------ Material for this task ------

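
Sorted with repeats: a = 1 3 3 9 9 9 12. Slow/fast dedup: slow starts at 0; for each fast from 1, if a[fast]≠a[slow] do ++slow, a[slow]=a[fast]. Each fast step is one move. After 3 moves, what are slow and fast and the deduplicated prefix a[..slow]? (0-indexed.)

slow=2, fast=4, prefix=[1, 3, 9]

(s=0,f=1) a[fast]=3≠a[slow]=1 write a[1]=3 → slow++,fast++
(s=1,f=2) a[fast]=3=a[slow] dup → fast++
(s=1,f=3) a[fast]=9≠a[slow]=3 write a[2]=9 → slow++,fast++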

------

Brief:
An identical copy of the entries above is the expected result.

Result:
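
Sorted with repeats: a = 1 3 3 9 9 9 12. Slow/fast dedup: slow starts at 0; for each fast from 1, if a[fast]≠a[slow] do ++slow, a[slow]=a[fast]. Each fast step is one move. After 3 moves, what are slow and fast and the deduplicated prefix a[..slow]? (0-indexed.)

slow=2, fast=4, prefix=[1, 3, 9]

(s=0,f=1) a[fast]=3≠a[slow]=1 write a[1]=3 → slow++,fast++
(s=1,f=2) a[fast]=3=a[slow] dup → fast++
(s=1,f=3) a[fast]=9≠a[slow]=3 write a[2]=9 → slow++,fast++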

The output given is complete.